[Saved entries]
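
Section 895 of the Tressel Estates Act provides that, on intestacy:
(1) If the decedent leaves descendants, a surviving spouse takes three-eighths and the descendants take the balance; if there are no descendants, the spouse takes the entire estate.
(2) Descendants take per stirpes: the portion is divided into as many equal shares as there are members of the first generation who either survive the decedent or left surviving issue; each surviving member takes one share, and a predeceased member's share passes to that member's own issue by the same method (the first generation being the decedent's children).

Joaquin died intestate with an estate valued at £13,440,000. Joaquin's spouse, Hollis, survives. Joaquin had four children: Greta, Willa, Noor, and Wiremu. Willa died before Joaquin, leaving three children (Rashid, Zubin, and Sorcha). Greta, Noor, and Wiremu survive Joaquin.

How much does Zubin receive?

Zubin receives £700,000.

Hollis takes three-eighths of £13,440,000 = £5,040,000. The remaining £8,400,000 passes to the descendants.
The descendants' portion (£8,400,000) is divided into 4 shares of £2,100,000: Greta, Noor, and Wiremu each take £2,100,000; Willa's £2,100,000 share passes to Willa's issue.
Willa's share (£2,100,000) is divided into 3 shares of £700,000: Rashid, Zubin, and Sorcha each take £700,000.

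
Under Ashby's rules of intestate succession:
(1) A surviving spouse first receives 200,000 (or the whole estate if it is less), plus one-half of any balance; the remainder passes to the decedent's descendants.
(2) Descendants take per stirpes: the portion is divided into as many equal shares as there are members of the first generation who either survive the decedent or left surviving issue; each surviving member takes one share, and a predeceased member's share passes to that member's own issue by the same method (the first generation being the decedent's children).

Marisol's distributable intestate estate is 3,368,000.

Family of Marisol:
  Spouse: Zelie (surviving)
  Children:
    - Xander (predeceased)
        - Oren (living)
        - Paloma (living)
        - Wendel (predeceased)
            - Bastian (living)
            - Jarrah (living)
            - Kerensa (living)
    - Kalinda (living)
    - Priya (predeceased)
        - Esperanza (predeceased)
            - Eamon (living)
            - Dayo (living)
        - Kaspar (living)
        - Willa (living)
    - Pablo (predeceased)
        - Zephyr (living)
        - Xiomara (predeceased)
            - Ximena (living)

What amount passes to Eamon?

Eamon receives 66,000.

Zelie first takes 200,000, leaving a balance of 3,168,000. Zelie then takes one-half of the balance (1,584,000), for a total of 1,784,000. The remaining 1,584,000 passes to the descendants.
The descendants' portion (1,584,000) is divided into 4 shares of 396,000: Kalinda takes 396,000; Xander's 396,000 share passes to Xander's issue; Priya's 396,000 share passes to Priya's issue; Pablo's 396,000 share passes to Pablo's issue.
Xander's share (396,000) is divided into 3 shares of 132,000: Oren and Paloma each take 132,000; Wendel's 132,000 share passes to Wendel's issue.
Wendel's share (132,000) is divided into 3 shares of 44,000: Bastian, Jarrah, and Kerensa each take 44,000.
Priya's share (396,000) is divided into 3 shares of 132,000: Kaspar and Willa each take 132,000; Esperanza's 132,000 share passes to Esperanza's issue.
Esperanza's share (132,000) is divided into 2 shares of 66,000: Eamon and Dayo each take 66,000.
Pablo's share (396,000) is divided into 2 shares of 198,000: Zephyr takes 198,000; Xiomara's 198,000 share passes to Xiomara's issue.
Xiomara's share (198,000) passes entirely to Ximena.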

**Activity:**
Up to and including the line with "(1) If the decedent", repeat the entries exactly, beginning at their first line.

**Problem solution:**
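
Section 895 of the Tressel Estates Act provides that, on intestacy:
(1) If the decedent leaves descendants, a surviving spouse takes three-eighths and the descendants take the balance; if there are no descendants, the spouse takes the entire estate.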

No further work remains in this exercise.